**Exercise**
When you reach the line containing "Scarf length = t" in the entries below, begin reproducing lines exactly, and stop once the line containing "Accelerated test at" is done.

**Task data**

★ ★ ★ ★

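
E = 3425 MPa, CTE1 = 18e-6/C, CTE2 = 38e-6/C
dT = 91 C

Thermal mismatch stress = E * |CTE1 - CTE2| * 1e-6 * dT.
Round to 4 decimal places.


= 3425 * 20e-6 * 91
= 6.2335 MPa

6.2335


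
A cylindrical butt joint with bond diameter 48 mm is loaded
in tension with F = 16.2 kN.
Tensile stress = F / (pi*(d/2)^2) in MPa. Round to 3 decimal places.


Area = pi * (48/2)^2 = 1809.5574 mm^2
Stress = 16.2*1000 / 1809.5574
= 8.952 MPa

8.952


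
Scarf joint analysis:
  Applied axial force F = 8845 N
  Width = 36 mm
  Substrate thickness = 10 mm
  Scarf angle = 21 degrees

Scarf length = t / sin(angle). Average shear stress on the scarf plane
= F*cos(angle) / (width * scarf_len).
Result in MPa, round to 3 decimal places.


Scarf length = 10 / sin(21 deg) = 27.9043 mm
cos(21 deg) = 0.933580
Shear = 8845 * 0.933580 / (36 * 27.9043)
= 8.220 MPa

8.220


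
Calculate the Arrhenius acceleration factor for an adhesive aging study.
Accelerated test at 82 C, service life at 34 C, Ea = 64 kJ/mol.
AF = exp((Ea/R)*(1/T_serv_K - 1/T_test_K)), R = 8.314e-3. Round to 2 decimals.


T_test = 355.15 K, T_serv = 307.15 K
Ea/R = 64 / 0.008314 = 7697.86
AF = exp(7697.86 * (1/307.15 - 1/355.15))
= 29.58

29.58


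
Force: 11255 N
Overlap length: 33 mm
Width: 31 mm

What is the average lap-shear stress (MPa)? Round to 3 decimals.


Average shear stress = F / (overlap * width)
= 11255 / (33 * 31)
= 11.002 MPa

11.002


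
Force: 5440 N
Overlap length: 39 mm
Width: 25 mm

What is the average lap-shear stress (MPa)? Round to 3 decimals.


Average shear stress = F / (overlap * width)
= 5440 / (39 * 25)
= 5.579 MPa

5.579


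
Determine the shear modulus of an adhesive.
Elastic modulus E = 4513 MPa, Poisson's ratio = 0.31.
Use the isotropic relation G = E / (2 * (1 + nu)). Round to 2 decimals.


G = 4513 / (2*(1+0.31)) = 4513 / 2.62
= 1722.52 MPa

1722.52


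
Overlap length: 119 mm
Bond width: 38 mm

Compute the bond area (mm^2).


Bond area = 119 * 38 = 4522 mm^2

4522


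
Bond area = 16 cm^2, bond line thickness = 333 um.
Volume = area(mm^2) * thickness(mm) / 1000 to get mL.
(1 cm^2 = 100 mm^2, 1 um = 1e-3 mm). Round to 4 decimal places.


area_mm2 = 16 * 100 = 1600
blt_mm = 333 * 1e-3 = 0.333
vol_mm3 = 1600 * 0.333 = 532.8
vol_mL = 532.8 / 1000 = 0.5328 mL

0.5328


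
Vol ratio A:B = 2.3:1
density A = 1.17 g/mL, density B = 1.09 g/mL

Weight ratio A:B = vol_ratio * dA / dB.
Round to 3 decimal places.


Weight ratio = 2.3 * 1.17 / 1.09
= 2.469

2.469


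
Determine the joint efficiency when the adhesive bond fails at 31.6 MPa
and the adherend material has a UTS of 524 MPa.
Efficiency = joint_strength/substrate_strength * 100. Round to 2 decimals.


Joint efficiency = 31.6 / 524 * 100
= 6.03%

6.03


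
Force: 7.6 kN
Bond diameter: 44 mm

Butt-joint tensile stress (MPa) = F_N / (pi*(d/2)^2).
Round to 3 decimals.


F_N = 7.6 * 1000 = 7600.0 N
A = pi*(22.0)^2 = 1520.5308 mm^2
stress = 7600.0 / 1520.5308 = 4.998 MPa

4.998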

★ ★ ★ ★

**Result of this task**
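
Scarf length = t / sin(angle). Average shear stress on the scarf plane
= F*cos(angle) / (width * scarf_len).
Result in MPa, round to 3 decimal places.


Scarf length = 10 / sin(21 deg) = 27.9043 mm
cos(21 deg) = 0.933580
Shear = 8845 * 0.933580 / (36 * 27.9043)
= 8.220 MPa

8.220


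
Calculate the Arrhenius acceleration factor for an adhesive aging study.
Accelerated test at 82 C, service life at 34 C, Ea = 64 kJ/mol.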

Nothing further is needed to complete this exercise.